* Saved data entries
>>

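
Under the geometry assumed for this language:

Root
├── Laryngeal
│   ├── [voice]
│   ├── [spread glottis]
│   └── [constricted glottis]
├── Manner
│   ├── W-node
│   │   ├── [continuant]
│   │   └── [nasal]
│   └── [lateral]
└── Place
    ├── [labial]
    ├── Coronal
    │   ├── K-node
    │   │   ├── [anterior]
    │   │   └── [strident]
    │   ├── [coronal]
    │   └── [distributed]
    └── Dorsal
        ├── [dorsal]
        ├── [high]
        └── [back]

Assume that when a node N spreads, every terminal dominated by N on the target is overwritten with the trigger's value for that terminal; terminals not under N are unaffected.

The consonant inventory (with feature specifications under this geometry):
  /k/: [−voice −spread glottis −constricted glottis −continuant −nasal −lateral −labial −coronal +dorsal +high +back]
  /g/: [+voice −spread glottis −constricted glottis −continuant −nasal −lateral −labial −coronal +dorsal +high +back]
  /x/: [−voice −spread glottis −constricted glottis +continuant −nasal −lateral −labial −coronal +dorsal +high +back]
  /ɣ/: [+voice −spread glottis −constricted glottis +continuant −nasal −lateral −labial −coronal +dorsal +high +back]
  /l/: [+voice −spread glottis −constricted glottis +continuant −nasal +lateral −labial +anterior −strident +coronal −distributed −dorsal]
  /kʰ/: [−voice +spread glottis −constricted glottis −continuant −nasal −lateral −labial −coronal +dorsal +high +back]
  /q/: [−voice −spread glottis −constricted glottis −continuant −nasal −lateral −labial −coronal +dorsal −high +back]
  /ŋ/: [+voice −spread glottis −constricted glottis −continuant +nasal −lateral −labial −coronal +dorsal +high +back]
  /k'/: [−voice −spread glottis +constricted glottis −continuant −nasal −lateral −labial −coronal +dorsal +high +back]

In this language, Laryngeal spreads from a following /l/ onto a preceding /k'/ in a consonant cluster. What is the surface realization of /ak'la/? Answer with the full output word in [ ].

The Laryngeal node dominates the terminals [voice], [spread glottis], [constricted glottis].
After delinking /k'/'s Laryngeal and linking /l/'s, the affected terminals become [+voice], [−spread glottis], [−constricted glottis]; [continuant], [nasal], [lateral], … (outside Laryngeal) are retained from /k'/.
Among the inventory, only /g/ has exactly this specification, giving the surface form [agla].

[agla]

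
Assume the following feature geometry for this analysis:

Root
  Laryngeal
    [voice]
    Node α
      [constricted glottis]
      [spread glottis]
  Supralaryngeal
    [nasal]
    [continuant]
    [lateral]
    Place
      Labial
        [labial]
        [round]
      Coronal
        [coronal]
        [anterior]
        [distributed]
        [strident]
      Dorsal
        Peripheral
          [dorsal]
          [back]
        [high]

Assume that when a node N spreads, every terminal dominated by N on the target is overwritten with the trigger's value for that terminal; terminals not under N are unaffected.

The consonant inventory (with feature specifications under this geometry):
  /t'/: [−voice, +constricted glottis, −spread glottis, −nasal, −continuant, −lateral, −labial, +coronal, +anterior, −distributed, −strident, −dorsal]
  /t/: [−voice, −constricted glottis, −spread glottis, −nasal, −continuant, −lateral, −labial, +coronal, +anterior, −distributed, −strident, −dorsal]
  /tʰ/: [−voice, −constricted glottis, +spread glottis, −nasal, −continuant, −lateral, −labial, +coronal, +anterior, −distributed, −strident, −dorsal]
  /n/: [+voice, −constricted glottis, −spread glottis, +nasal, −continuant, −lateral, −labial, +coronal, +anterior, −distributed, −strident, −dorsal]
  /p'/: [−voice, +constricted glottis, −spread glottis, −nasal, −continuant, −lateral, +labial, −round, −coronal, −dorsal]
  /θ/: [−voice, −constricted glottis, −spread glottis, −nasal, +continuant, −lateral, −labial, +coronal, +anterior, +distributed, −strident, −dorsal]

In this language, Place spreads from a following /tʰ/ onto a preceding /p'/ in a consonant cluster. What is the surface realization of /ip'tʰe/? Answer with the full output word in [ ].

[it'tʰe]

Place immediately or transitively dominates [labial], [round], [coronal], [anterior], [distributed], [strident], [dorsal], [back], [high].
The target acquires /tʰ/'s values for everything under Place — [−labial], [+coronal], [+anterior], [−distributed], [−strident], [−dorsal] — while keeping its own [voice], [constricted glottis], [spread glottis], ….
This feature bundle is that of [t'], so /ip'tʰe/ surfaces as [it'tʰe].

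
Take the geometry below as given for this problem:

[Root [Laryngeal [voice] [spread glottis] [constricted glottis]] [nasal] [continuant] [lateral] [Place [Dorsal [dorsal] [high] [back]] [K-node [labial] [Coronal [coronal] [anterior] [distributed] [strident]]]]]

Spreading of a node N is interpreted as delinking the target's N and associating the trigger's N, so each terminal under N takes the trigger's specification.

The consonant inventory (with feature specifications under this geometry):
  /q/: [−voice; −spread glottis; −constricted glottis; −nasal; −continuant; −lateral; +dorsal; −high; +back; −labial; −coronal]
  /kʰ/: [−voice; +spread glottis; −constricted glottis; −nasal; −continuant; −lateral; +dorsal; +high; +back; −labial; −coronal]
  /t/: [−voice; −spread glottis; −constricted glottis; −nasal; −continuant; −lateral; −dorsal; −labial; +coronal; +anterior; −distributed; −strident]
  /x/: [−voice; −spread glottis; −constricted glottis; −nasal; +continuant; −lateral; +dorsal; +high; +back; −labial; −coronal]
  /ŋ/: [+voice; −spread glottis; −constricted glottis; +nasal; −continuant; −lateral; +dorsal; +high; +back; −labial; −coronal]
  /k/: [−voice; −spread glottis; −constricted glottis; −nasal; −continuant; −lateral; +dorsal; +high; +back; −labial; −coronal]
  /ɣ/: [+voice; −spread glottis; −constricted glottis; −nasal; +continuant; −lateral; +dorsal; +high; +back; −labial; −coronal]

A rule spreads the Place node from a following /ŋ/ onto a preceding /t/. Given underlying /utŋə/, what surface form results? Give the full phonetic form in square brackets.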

<<
>>

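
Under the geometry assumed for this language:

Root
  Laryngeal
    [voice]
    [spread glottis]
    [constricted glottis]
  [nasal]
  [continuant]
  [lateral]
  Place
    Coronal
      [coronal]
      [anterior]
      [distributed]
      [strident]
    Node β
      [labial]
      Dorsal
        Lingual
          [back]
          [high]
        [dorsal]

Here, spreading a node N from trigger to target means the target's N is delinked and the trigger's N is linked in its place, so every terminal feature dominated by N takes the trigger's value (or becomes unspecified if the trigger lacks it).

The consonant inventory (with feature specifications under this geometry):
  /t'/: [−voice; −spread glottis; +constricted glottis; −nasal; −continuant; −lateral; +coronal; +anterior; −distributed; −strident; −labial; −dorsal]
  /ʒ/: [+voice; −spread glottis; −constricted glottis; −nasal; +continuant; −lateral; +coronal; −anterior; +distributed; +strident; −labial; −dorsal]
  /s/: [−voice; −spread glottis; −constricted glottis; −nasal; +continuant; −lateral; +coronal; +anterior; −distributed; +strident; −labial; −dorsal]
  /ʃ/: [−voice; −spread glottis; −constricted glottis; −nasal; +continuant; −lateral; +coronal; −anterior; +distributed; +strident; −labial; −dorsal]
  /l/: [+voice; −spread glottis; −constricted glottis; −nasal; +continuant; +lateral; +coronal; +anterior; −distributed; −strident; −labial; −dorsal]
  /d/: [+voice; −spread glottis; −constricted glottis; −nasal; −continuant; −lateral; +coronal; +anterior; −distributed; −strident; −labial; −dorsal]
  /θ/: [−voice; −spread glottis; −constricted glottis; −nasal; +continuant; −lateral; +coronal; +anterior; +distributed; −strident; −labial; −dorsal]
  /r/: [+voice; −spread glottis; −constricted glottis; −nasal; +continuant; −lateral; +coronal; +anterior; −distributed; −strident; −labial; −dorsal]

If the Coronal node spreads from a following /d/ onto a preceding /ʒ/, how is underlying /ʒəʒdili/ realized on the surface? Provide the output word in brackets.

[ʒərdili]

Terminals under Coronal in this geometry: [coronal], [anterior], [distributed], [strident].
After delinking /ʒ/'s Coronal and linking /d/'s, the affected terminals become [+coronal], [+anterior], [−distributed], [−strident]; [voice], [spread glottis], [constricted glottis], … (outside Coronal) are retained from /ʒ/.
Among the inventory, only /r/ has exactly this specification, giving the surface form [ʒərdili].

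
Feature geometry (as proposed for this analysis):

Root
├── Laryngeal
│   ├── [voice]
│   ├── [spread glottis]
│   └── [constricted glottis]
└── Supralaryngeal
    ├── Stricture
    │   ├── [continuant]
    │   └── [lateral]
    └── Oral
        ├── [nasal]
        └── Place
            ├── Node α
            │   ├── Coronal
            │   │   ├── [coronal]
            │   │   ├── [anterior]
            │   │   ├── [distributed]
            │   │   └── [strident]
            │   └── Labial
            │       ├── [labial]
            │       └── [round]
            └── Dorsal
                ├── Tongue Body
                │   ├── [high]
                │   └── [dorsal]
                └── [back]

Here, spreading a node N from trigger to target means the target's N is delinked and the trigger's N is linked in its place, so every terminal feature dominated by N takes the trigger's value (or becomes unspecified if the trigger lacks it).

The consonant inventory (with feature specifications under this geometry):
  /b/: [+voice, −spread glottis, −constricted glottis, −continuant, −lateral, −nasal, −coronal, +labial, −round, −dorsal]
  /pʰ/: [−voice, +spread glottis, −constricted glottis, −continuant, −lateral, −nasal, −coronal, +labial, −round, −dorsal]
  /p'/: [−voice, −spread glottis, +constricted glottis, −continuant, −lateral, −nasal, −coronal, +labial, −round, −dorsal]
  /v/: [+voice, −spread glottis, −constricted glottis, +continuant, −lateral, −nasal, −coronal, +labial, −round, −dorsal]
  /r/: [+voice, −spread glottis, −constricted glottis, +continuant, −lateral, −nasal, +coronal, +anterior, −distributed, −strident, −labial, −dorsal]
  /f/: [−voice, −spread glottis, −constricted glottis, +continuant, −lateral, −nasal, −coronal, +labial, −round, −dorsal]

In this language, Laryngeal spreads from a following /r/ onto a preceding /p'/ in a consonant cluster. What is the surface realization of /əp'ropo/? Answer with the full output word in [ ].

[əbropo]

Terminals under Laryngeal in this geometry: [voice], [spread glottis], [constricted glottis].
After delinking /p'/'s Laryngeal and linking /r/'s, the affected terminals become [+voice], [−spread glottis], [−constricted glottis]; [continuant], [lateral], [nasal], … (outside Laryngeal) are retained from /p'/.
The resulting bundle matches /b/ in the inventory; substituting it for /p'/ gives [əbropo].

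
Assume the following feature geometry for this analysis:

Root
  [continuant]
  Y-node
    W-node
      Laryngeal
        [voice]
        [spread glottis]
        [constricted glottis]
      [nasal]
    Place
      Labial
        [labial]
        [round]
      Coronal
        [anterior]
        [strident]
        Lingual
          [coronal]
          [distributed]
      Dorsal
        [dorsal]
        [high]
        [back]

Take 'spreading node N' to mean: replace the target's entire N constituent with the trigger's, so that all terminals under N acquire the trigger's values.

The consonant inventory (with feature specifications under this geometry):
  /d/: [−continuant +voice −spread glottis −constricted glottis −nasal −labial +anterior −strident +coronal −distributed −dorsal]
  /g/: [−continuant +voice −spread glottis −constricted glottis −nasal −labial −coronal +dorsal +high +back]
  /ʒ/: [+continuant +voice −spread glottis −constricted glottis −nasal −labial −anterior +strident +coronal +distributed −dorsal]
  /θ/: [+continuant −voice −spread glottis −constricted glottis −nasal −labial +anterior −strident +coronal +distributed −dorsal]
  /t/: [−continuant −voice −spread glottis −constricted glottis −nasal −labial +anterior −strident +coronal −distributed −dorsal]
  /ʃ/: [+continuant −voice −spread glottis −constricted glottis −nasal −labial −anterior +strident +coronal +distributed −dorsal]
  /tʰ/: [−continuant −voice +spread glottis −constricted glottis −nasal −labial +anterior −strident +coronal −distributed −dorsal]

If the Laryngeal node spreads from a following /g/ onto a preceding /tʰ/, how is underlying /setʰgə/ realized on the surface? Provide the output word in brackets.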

<<
>>

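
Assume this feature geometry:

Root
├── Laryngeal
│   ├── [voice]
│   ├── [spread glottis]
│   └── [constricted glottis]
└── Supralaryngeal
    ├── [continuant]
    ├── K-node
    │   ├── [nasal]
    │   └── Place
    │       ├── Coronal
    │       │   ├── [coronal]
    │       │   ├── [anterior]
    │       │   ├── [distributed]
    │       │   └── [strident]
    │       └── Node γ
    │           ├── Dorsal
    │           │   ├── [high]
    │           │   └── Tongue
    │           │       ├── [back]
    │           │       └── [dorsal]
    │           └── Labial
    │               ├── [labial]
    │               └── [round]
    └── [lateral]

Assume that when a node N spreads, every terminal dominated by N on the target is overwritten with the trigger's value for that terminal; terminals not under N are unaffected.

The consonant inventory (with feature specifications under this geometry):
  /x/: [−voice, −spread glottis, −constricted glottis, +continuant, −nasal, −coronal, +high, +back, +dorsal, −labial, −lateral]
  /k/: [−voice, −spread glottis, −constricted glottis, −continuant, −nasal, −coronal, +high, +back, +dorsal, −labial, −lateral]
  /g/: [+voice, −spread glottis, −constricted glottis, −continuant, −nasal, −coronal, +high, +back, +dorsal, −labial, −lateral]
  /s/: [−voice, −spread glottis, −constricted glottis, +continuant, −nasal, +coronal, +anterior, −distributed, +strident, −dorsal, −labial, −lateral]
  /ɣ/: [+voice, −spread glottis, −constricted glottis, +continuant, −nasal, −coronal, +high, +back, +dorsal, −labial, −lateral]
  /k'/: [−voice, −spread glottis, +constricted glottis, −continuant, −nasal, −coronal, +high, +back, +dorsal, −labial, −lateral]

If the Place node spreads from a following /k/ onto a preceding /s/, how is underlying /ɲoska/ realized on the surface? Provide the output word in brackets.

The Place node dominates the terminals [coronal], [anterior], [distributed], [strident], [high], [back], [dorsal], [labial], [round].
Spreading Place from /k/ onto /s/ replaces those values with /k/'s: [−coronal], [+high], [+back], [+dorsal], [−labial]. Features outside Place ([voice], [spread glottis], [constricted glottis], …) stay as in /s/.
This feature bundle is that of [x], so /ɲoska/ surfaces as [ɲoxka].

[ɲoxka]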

<<

* Activity
In the data above, retype exactly and only the lines between the one holding "glottis; −nasal; −continuant; −lateral; +dorsal; −high;" and the one holding "A rule spreads", inclusive.

* Response to the task
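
  /q/: [−voice; −spread glottis; −constricted glottis; −nasal; −continuant; −lateral; +dorsal; −high; +back; −labial; −coronal]
  /kʰ/: [−voice; +spread glottis; −constricted glottis; −nasal; −continuant; −lateral; +dorsal; +high; +back; −labial; −coronal]
  /t/: [−voice; −spread glottis; −constricted glottis; −nasal; −continuant; −lateral; −dorsal; −labial; +coronal; +anterior; −distributed; −strident]
  /x/: [−voice; −spread glottis; −constricted glottis; −nasal; +continuant; −lateral; +dorsal; +high; +back; −labial; −coronal]
  /ŋ/: [+voice; −spread glottis; −constricted glottis; +nasal; −continuant; −lateral; +dorsal; +high; +back; −labial; −coronal]
  /k/: [−voice; −spread glottis; −constricted glottis; −nasal; −continuant; −lateral; +dorsal; +high; +back; −labial; −coronal]
  /ɣ/: [+voice; −spread glottis; −constricted glottis; −nasal; +continuant; −lateral; +dorsal; +high; +back; −labial; −coronal]

A rule spreads the Place node from a following /ŋ/ onto a preceding /t/. Given underlying /utŋə/, what surface form results? Give the full phonetic form in square brackets.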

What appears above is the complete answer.